▼▼▼

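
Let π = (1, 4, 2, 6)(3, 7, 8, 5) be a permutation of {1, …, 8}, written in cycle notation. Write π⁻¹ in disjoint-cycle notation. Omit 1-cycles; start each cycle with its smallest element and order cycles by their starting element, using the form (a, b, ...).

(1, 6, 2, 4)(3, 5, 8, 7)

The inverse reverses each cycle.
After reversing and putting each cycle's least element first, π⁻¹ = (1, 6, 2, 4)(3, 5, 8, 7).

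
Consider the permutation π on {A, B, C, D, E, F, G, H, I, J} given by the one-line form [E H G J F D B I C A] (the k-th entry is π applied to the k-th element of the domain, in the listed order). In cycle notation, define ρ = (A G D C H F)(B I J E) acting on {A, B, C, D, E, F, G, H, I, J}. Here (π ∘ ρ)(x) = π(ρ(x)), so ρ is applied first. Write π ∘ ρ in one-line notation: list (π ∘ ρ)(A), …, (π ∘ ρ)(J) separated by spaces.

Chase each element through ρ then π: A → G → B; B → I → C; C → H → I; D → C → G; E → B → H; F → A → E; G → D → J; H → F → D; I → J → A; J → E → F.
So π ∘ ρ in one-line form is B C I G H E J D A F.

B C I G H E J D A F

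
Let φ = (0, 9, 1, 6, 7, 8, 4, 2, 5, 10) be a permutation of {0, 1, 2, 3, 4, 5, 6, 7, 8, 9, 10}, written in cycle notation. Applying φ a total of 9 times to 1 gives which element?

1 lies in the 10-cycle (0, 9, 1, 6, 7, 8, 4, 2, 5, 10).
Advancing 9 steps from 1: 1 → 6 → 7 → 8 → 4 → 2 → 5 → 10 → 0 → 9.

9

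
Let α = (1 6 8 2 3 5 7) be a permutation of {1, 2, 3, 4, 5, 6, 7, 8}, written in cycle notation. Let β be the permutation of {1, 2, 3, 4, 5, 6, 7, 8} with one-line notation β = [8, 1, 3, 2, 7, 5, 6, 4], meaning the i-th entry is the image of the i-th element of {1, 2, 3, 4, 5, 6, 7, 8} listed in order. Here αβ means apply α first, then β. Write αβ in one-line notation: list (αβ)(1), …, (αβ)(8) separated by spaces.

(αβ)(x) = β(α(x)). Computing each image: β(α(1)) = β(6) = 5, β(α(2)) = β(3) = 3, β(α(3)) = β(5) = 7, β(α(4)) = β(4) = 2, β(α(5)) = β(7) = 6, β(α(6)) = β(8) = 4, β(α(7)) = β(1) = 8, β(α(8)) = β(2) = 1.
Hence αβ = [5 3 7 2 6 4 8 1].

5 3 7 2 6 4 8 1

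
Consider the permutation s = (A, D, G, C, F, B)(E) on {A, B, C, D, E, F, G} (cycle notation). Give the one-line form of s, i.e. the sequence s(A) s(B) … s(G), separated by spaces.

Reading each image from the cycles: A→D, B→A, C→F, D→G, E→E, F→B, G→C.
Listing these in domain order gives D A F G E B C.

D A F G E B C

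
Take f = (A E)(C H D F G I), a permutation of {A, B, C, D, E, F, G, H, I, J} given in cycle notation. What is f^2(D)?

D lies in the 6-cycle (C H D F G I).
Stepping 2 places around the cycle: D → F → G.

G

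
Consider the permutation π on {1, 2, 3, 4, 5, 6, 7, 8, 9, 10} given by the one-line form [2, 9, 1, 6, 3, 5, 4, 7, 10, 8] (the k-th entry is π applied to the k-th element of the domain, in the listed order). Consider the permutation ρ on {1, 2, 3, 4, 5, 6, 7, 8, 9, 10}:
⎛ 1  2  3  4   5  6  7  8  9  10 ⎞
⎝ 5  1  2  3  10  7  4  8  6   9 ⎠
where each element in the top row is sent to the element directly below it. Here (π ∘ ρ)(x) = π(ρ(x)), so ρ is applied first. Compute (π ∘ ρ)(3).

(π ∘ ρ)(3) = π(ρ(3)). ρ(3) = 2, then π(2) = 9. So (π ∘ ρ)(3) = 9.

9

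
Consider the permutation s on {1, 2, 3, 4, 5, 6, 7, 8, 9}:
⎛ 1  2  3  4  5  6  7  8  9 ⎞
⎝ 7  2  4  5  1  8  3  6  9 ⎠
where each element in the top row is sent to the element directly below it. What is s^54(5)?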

▲▲▲

TASK DIRECTIONS: With nothing left out, print the data above exactly.

REPLY TO THE EXERCISE:
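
Let π = (1, 4, 2, 6)(3, 7, 8, 5) be a permutation of {1, …, 8}, written in cycle notation. Write π⁻¹ in disjoint-cycle notation. Omit 1-cycles; start each cycle with its smallest element and order cycles by their starting element, using the form (a, b, ...).

(1, 6, 2, 4)(3, 5, 8, 7)

The inverse reverses each cycle.
After reversing and putting each cycle's least element first, π⁻¹ = (1, 6, 2, 4)(3, 5, 8, 7).

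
Consider the permutation π on {A, B, C, D, E, F, G, H, I, J} given by the one-line form [E H G J F D B I C A] (the k-th entry is π applied to the k-th element of the domain, in the listed order). In cycle notation, define ρ = (A G D C H F)(B I J E) acting on {A, B, C, D, E, F, G, H, I, J}. Here (π ∘ ρ)(x) = π(ρ(x)), so ρ is applied first. Write π ∘ ρ in one-line notation: list (π ∘ ρ)(A), …, (π ∘ ρ)(J) separated by spaces.

Chase each element through ρ then π: A → G → B; B → I → C; C → H → I; D → C → G; E → B → H; F → A → E; G → D → J; H → F → D; I → J → A; J → E → F.
So π ∘ ρ in one-line form is B C I G H E J D A F.

B C I G H E J D A F

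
Let φ = (0, 9, 1, 6, 7, 8, 4, 2, 5, 10) be a permutation of {0, 1, 2, 3, 4, 5, 6, 7, 8, 9, 10}, written in cycle notation. Applying φ a total of 9 times to 1 gives which element?

1 lies in the 10-cycle (0, 9, 1, 6, 7, 8, 4, 2, 5, 10).
Advancing 9 steps from 1: 1 → 6 → 7 → 8 → 4 → 2 → 5 → 10 → 0 → 9.

9

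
Let α = (1 6 8 2 3 5 7) be a permutation of {1, 2, 3, 4, 5, 6, 7, 8}, written in cycle notation. Let β be the permutation of {1, 2, 3, 4, 5, 6, 7, 8} with one-line notation β = [8, 1, 3, 2, 7, 5, 6, 4], meaning the i-th entry is the image of the i-th element of {1, 2, 3, 4, 5, 6, 7, 8} listed in order. Here αβ means apply α first, then β. Write αβ in one-line notation: list (αβ)(1), …, (αβ)(8) separated by spaces.

(αβ)(x) = β(α(x)). Computing each image: β(α(1)) = β(6) = 5, β(α(2)) = β(3) = 3, β(α(3)) = β(5) = 7, β(α(4)) = β(4) = 2, β(α(5)) = β(7) = 6, β(α(6)) = β(8) = 4, β(α(7)) = β(1) = 8, β(α(8)) = β(2) = 1.
Hence αβ = [5 3 7 2 6 4 8 1].

5 3 7 2 6 4 8 1

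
Consider the permutation s = (A, D, G, C, F, B)(E) on {A, B, C, D, E, F, G} (cycle notation). Give the one-line form of s, i.e. the sequence s(A) s(B) … s(G), separated by spaces.

Reading each image from the cycles: A→D, B→A, C→F, D→G, E→E, F→B, G→C.
Listing these in domain order gives D A F G E B C.

D A F G E B C

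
Take f = (A E)(C H D F G I), a permutation of {A, B, C, D, E, F, G, H, I, J} given in cycle notation. What is f^2(D)?

D lies in the 6-cycle (C H D F G I).
Stepping 2 places around the cycle: D → F → G.

G

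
Consider the permutation π on {1, 2, 3, 4, 5, 6, 7, 8, 9, 10} given by the one-line form [2, 9, 1, 6, 3, 5, 4, 7, 10, 8] (the k-th entry is π applied to the k-th element of the domain, in the listed order). Consider the permutation ρ on {1, 2, 3, 4, 5, 6, 7, 8, 9, 10}:
⎛ 1  2  3  4   5  6  7  8  9  10 ⎞
⎝ 5  1  2  3  10  7  4  8  6   9 ⎠
where each element in the top row is sent to the element directly below it. Here (π ∘ ρ)(x) = π(ρ(x)), so ρ is applied first. Compute (π ∘ ρ)(3).

(π ∘ ρ)(3) = π(ρ(3)). ρ(3) = 2, then π(2) = 9. So (π ∘ ρ)(3) = 9.

9

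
Consider the permutation s on {1, 2, 3, 4, 5, 6, 7, 8, 9}:
⎛ 1  2  3  4  5  6  7  8  9 ⎞
⎝ 7  2  4  5  1  8  3  6  9 ⎠
where each element in the top row is sent to the element directly below it. What is s^54(5)?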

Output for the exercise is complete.